RECORDS TO USE ->
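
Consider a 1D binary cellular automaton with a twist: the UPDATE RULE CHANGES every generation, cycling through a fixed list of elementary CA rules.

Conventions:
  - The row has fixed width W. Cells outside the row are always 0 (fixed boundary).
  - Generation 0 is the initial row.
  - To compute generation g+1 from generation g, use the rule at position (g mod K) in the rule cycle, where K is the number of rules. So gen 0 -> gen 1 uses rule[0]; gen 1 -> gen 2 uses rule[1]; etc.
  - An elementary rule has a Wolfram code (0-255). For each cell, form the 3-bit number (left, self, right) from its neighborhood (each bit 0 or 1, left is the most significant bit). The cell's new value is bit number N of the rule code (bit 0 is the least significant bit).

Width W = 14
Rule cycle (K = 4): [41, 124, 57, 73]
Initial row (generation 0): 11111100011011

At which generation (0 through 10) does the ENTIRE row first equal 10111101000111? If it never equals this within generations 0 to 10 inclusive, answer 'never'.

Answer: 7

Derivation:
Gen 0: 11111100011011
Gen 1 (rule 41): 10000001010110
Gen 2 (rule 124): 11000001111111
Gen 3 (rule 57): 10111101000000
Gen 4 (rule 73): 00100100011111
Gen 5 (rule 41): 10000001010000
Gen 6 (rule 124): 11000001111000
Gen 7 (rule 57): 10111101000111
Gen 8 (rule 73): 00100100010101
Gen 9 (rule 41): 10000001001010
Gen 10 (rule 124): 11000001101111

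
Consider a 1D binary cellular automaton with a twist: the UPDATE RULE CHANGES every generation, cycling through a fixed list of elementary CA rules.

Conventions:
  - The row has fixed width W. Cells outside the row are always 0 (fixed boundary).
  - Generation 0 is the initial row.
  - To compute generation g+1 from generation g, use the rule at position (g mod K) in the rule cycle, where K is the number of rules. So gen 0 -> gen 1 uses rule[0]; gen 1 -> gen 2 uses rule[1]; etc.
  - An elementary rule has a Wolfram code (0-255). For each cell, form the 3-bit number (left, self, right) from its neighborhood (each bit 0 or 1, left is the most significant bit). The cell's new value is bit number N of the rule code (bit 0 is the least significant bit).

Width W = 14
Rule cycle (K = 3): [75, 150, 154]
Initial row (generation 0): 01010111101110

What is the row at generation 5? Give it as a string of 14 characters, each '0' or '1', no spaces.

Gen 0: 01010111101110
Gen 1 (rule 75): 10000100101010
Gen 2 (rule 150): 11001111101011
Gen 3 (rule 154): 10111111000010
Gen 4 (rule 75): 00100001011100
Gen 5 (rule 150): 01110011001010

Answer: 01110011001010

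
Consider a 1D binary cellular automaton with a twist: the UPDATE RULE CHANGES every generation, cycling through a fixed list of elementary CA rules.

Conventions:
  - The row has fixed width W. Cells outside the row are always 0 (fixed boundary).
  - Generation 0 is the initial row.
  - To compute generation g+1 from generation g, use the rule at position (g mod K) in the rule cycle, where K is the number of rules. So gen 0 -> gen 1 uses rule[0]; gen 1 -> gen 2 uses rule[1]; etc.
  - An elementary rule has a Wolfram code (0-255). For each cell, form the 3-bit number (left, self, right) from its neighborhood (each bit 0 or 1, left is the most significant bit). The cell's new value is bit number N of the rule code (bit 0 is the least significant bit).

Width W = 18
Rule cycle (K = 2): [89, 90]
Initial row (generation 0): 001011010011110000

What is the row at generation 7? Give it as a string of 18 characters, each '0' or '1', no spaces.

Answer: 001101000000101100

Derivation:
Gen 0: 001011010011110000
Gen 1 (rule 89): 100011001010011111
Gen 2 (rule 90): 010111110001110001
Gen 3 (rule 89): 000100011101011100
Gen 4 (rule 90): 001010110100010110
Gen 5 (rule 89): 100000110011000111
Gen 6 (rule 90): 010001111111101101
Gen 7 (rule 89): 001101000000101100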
...
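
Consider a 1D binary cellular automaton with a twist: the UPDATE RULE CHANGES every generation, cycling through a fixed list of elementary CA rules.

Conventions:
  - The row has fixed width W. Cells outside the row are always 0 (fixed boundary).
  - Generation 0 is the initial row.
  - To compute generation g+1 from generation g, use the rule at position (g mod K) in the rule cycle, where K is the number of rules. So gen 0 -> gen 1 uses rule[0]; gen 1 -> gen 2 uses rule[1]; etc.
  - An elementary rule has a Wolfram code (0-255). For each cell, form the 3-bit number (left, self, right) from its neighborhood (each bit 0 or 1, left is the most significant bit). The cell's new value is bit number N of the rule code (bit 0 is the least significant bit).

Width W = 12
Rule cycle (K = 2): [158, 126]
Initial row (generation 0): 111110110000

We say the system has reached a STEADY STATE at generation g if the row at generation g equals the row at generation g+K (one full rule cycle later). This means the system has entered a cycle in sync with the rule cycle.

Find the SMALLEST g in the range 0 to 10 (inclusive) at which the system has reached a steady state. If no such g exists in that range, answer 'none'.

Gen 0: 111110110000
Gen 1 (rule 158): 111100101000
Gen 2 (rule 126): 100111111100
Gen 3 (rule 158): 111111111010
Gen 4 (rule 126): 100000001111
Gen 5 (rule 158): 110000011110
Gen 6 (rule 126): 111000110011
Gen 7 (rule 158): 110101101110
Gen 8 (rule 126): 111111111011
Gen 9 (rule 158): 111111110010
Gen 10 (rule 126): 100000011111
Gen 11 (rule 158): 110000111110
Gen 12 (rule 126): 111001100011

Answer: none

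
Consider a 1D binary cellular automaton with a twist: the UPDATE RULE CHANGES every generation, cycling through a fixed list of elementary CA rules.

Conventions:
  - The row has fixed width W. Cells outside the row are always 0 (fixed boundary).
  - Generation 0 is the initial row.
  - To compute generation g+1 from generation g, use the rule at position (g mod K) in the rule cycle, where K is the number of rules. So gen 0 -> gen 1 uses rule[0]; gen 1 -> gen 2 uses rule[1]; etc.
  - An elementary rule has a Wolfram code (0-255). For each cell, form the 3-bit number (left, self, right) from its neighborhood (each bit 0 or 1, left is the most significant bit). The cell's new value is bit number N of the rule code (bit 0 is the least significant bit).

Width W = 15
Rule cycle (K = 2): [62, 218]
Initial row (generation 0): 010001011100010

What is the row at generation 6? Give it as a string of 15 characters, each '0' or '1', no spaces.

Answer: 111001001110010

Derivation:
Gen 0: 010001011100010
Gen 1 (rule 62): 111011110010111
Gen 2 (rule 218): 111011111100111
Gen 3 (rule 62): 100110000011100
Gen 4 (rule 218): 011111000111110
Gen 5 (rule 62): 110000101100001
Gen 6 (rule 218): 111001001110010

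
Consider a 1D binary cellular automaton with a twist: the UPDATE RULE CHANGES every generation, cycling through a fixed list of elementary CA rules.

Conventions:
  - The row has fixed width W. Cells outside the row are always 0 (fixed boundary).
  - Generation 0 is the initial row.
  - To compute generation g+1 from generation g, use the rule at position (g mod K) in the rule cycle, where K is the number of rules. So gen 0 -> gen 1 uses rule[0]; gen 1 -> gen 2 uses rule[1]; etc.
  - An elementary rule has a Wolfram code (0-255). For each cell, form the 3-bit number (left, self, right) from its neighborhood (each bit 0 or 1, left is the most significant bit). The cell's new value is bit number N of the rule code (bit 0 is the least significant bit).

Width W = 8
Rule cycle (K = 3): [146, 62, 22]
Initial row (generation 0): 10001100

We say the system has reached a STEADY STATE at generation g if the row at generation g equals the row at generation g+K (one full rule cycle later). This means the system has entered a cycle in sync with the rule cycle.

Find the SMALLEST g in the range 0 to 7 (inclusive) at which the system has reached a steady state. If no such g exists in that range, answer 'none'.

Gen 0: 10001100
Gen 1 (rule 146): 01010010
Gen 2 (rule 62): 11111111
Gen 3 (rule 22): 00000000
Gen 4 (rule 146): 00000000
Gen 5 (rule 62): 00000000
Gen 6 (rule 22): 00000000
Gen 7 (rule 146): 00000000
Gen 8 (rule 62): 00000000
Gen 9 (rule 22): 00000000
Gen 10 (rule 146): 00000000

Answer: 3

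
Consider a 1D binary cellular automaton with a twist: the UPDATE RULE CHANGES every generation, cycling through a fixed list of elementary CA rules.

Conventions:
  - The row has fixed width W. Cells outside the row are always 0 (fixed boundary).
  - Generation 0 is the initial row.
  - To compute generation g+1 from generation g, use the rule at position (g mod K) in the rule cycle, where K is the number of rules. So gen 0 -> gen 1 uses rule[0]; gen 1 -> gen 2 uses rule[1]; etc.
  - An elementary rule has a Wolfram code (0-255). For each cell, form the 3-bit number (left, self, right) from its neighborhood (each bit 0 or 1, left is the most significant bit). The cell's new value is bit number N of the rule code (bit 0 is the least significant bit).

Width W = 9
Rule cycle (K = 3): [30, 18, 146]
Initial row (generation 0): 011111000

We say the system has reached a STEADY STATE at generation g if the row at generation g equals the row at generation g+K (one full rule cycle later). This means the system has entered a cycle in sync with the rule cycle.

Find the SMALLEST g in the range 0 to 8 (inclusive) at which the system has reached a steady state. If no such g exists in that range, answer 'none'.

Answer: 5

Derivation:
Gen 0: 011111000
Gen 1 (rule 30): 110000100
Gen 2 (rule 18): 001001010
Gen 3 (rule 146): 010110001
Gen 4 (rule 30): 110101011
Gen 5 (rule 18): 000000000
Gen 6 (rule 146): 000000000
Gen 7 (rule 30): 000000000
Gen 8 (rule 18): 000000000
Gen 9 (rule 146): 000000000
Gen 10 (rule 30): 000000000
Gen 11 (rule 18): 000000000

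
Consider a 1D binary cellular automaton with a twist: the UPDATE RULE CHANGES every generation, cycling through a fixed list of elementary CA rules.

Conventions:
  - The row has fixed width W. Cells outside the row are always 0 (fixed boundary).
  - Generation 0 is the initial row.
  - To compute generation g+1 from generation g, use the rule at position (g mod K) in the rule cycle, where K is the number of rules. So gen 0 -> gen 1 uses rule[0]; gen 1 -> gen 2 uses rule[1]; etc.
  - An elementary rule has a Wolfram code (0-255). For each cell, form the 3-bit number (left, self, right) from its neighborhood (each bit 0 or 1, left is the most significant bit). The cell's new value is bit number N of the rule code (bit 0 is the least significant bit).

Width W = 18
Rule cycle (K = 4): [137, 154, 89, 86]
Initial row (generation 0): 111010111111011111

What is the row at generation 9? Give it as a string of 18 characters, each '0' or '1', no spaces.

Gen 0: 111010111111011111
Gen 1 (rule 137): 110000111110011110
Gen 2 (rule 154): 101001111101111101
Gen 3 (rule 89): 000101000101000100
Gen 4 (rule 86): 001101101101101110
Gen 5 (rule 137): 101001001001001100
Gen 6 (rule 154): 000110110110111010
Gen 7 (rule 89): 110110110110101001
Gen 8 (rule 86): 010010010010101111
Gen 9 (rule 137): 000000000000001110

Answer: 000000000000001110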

EXERCISE DIRECTIONS ->
All lines in the listing above between the line with "Initial row (generation 0): 011111000" and the line with "Initial row (generation 0): 111010111111011111", inclusive, should be set down exactly, and no line outside that range.

RESPONSE TO THE TASK ->
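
Initial row (generation 0): 011111000

We say the system has reached a STEADY STATE at generation g if the row at generation g equals the row at generation g+K (one full rule cycle later). This means the system has entered a cycle in sync with the rule cycle.

Find the SMALLEST g in the range 0 to 8 (inclusive) at which the system has reached a steady state. If no such g exists in that range, answer 'none'.

Answer: 5

Derivation:
Gen 0: 011111000
Gen 1 (rule 30): 110000100
Gen 2 (rule 18): 001001010
Gen 3 (rule 146): 010110001
Gen 4 (rule 30): 110101011
Gen 5 (rule 18): 000000000
Gen 6 (rule 146): 000000000
Gen 7 (rule 30): 000000000
Gen 8 (rule 18): 000000000
Gen 9 (rule 146): 000000000
Gen 10 (rule 30): 000000000
Gen 11 (rule 18): 000000000

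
Consider a 1D binary cellular automaton with a twist: the UPDATE RULE CHANGES every generation, cycling through a fixed list of elementary CA rules.

Conventions:
  - The row has fixed width W. Cells outside the row are always 0 (fixed boundary).
  - Generation 0 is the initial row.
  - To compute generation g+1 from generation g, use the rule at position (g mod K) in the rule cycle, where K is the number of rules. So gen 0 -> gen 1 uses rule[0]; gen 1 -> gen 2 uses rule[1]; etc.
  - An elementary rule has a Wolfram code (0-255). For each cell, form the 3-bit number (left, self, right) from its neighborhood (each bit 0 or 1, left is the most significant bit). The cell's new value is bit number N of the rule code (bit 0 is the least significant bit).

Width W = 18
Rule cycle (K = 4): [137, 154, 89, 86]
Initial row (generation 0): 111010111111011111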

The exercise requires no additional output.